*Your task*. Repeat the data. Keep each line identical.

*Data excerpts*.
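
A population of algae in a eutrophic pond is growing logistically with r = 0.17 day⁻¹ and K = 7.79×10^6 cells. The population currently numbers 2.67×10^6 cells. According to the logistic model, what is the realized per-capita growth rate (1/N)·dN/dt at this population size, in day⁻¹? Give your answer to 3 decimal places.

0.112 per day

(1/N)·dN/dt = r(1 − N/K) = 0.17 × (1 − 2.67×10^6/7.79×10^6).
= 0.17 × 0.65725 = 0.11173.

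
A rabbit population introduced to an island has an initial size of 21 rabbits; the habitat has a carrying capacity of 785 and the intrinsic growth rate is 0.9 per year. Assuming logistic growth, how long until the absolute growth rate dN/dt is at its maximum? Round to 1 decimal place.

4.0 years

Logistic growth is fastest at N = K/2 = 392.5.
A = (K − N₀)/N₀ = 36.381. Set K/(1 + A·e^(−rt)) = K/2 → A·e^(−rt) = 1.
e^(−0.9t) = 1/36.381 = 0.0274869, so t = ln(36.381)/0.9 = 3.594/0.9 = 3.9934.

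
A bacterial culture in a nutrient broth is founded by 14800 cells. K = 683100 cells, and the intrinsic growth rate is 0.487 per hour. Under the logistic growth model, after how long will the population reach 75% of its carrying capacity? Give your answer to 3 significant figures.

A = (K − N₀)/N₀ = (683100 − 14800)/14800 = 45.155.
Solve 683100/(1 + 45.155·e^(−0.487t)) = 512325: 1 + 45.155·e^(−0.487t) = 1.3333, so e^(−0.487t) = 0.00738191.
−0.487·t = ln(0.00738191) = -4.9087, so t = 4.9087/0.487 = 10.08.

10.1 hours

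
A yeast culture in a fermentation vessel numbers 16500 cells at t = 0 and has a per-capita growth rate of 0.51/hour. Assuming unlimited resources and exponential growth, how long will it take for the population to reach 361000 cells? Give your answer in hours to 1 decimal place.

Set N₀·e^(rt) = 361000: e^(0.51·t) = 361000/16500 = 21.879.
0.51·t = ln(21.879) = 3.0855, so t = 3.0855/0.51 = 6.05.

6.1 hours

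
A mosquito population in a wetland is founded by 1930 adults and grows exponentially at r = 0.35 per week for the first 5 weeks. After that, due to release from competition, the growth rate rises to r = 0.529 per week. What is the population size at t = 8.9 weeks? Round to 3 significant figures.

Phase 1: N(5) = 1930·e^(0.35×5) = 1930·e^1.75 = 11106.4.
Phase 2 runs for 8.9 − 5 = 3.9 weeks at r = 0.529.
N(8.9) = 11106.4·e^(0.529×3.9) = 11106.4·e^2.063 = 87410.9.

87400 adults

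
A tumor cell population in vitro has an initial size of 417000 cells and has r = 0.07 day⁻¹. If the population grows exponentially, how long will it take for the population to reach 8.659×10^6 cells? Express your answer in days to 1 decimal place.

43.3 days

Set N₀·e^(rt) = 8.659×10^6: e^(0.07·t) = 8.659×10^6/417000 = 20.765.
0.07·t = ln(20.765) = 3.0333, so t = 3.0333/0.07 = 43.332.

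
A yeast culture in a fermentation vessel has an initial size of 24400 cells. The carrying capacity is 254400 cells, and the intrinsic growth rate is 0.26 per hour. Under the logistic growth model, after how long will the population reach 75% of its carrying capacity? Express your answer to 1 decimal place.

A = (K − N₀)/N₀ = (254400 − 24400)/24400 = 9.4262.
Solve 254400/(1 + 9.4262·e^(−0.26t)) = 190800: 1 + 9.4262·e^(−0.26t) = 1.3333, so e^(−0.26t) = 0.0353623.
−0.26·t = ln(0.0353623) = -3.3421, so t = 3.3421/0.26 = 12.854.

12.9 hours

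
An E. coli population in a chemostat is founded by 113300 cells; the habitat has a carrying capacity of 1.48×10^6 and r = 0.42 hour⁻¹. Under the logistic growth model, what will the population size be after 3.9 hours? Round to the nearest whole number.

A = (K − N₀)/N₀ = (1.48×10^6 − 113300)/113300 = 12.063.
N(t) = K/(1 + A·e^(−rt)) = 1.48×10^6/(1 + 12.063×e^(−0.42×3.9)).
e^(−1.638) = 0.19437; denominator = 1 + 12.063×0.19437 = 3.3446.
N = 1.48×10^6/3.3446 = 442504.

442504 cells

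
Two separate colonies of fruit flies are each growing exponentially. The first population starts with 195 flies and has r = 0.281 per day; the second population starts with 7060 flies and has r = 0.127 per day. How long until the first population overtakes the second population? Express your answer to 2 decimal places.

Set 195·e^(0.281t) = 7060·e^(0.127t).
e^((0.281 − 0.127)t) = 7060/195 → e^(0.154·t) = 36.205.
0.154·t = ln(36.205) = 3.5892, so t = 3.5892/0.154 = 23.306.

23.31 days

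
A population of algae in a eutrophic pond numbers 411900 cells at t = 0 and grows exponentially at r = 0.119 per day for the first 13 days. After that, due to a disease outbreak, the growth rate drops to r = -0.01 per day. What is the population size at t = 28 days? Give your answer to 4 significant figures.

1665000 cells

Phase 1: N(13) = 411900·e^(0.119×13) = 411900·e^1.547 = 1.934841×10^6.
Phase 2 runs for 28 − 13 = 15 days at r = -0.01.
N(28) = 1.934841×10^6·e^(-0.01×15) = 1.934841×10^6·e^-0.15 = 1.665333×10^6.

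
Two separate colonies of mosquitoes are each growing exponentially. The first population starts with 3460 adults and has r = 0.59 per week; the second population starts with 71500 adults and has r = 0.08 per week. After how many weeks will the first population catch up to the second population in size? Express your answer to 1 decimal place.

5.9 weeks

Set 3460·e^(0.59t) = 71500·e^(0.08t).
e^((0.59 − 0.08)t) = 71500/3460 → e^(0.51·t) = 20.665.
0.51·t = ln(20.665) = 3.0284, so t = 3.0284/0.51 = 5.9381.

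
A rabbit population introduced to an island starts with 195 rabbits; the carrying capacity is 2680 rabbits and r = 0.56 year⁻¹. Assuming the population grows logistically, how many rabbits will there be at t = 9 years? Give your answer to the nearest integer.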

*Written answer*.
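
A population of algae in a eutrophic pond is growing logistically with r = 0.17 day⁻¹ and K = 7.79×10^6 cells. The population currently numbers 2.67×10^6 cells. According to the logistic model, what is the realized per-capita growth rate (1/N)·dN/dt at this population size, in day⁻¹? Give your answer to 3 decimal places.

0.112 per day

(1/N)·dN/dt = r(1 − N/K) = 0.17 × (1 − 2.67×10^6/7.79×10^6).
= 0.17 × 0.65725 = 0.11173.

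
A rabbit population introduced to an island has an initial size of 21 rabbits; the habitat has a carrying capacity of 785 and the intrinsic growth rate is 0.9 per year. Assuming logistic growth, how long until the absolute growth rate dN/dt is at its maximum? Round to 1 decimal place.

4.0 years

Logistic growth is fastest at N = K/2 = 392.5.
A = (K − N₀)/N₀ = 36.381. Set K/(1 + A·e^(−rt)) = K/2 → A·e^(−rt) = 1.
e^(−0.9t) = 1/36.381 = 0.0274869, so t = ln(36.381)/0.9 = 3.594/0.9 = 3.9934.

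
A bacterial culture in a nutrient broth is founded by 14800 cells. K = 683100 cells, and the intrinsic growth rate is 0.487 per hour. Under the logistic growth model, after how long will the population reach 75% of its carrying capacity? Give your answer to 3 significant figures.

A = (K − N₀)/N₀ = (683100 − 14800)/14800 = 45.155.
Solve 683100/(1 + 45.155·e^(−0.487t)) = 512325: 1 + 45.155·e^(−0.487t) = 1.3333, so e^(−0.487t) = 0.00738191.
−0.487·t = ln(0.00738191) = -4.9087, so t = 4.9087/0.487 = 10.08.

10.1 hours

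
A yeast culture in a fermentation vessel numbers 16500 cells at t = 0 and has a per-capita growth rate of 0.51/hour. Assuming unlimited resources and exponential growth, how long will it take for the population to reach 361000 cells? Give your answer in hours to 1 decimal place.

Set N₀·e^(rt) = 361000: e^(0.51·t) = 361000/16500 = 21.879.
0.51·t = ln(21.879) = 3.0855, so t = 3.0855/0.51 = 6.05.

6.1 hours

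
A mosquito population in a wetland is founded by 1930 adults and grows exponentially at r = 0.35 per week for the first 5 weeks. After that, due to release from competition, the growth rate rises to r = 0.529 per week. What is the population size at t = 8.9 weeks? Round to 3 significant figures.

Phase 1: N(5) = 1930·e^(0.35×5) = 1930·e^1.75 = 11106.4.
Phase 2 runs for 8.9 − 5 = 3.9 weeks at r = 0.529.
N(8.9) = 11106.4·e^(0.529×3.9) = 11106.4·e^2.063 = 87410.9.

87400 adults

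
A tumor cell population in vitro has an initial size of 417000 cells and has r = 0.07 day⁻¹. If the population grows exponentially, how long will it take for the population to reach 8.659×10^6 cells? Express your answer in days to 1 decimal place.

43.3 days

Set N₀·e^(rt) = 8.659×10^6: e^(0.07·t) = 8.659×10^6/417000 = 20.765.
0.07·t = ln(20.765) = 3.0333, so t = 3.0333/0.07 = 43.332.

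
A yeast culture in a fermentation vessel has an initial size of 24400 cells. The carrying capacity is 254400 cells, and the intrinsic growth rate is 0.26 per hour. Under the logistic growth model, after how long will the population reach 75% of its carrying capacity? Express your answer to 1 decimal place.

A = (K − N₀)/N₀ = (254400 − 24400)/24400 = 9.4262.
Solve 254400/(1 + 9.4262·e^(−0.26t)) = 190800: 1 + 9.4262·e^(−0.26t) = 1.3333, so e^(−0.26t) = 0.0353623.
−0.26·t = ln(0.0353623) = -3.3421, so t = 3.3421/0.26 = 12.854.

12.9 hours

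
An E. coli population in a chemostat is founded by 113300 cells; the habitat has a carrying capacity of 1.48×10^6 and r = 0.42 hour⁻¹. Under the logistic growth model, what will the population size be after 3.9 hours? Round to the nearest whole number.

A = (K − N₀)/N₀ = (1.48×10^6 − 113300)/113300 = 12.063.
N(t) = K/(1 + A·e^(−rt)) = 1.48×10^6/(1 + 12.063×e^(−0.42×3.9)).
e^(−1.638) = 0.19437; denominator = 1 + 12.063×0.19437 = 3.3446.
N = 1.48×10^6/3.3446 = 442504.

442504 cells

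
Two separate colonies of fruit flies are each growing exponentially. The first population starts with 195 flies and has r = 0.281 per day; the second population starts with 7060 flies and has r = 0.127 per day. How long until the first population overtakes the second population? Express your answer to 2 decimal places.

Set 195·e^(0.281t) = 7060·e^(0.127t).
e^((0.281 − 0.127)t) = 7060/195 → e^(0.154·t) = 36.205.
0.154·t = ln(36.205) = 3.5892, so t = 3.5892/0.154 = 23.306.

23.31 days

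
A population of algae in a eutrophic pond numbers 411900 cells at t = 0 and grows exponentially at r = 0.119 per day for the first 13 days. After that, due to a disease outbreak, the growth rate drops to r = -0.01 per day. What is the population size at t = 28 days? Give your answer to 4 significant figures.

1665000 cells

Phase 1: N(13) = 411900·e^(0.119×13) = 411900·e^1.547 = 1.934841×10^6.
Phase 2 runs for 28 − 13 = 15 days at r = -0.01.
N(28) = 1.934841×10^6·e^(-0.01×15) = 1.934841×10^6·e^-0.15 = 1.665333×10^6.

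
Two separate colonies of mosquitoes are each growing exponentially. The first population starts with 3460 adults and has r = 0.59 per week; the second population starts with 71500 adults and has r = 0.08 per week. After how many weeks will the first population catch up to the second population in size? Express your answer to 1 decimal place.

5.9 weeks

Set 3460·e^(0.59t) = 71500·e^(0.08t).
e^((0.59 − 0.08)t) = 71500/3460 → e^(0.51·t) = 20.665.
0.51·t = ln(20.665) = 3.0284, so t = 3.0284/0.51 = 5.9381.

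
A rabbit population introduced to an island starts with 195 rabbits; the carrying capacity is 2680 rabbits and r = 0.56 year⁻¹. Assuming the population grows logistically, how many rabbits will there be at t = 9 years? Give your answer to the nearest integer.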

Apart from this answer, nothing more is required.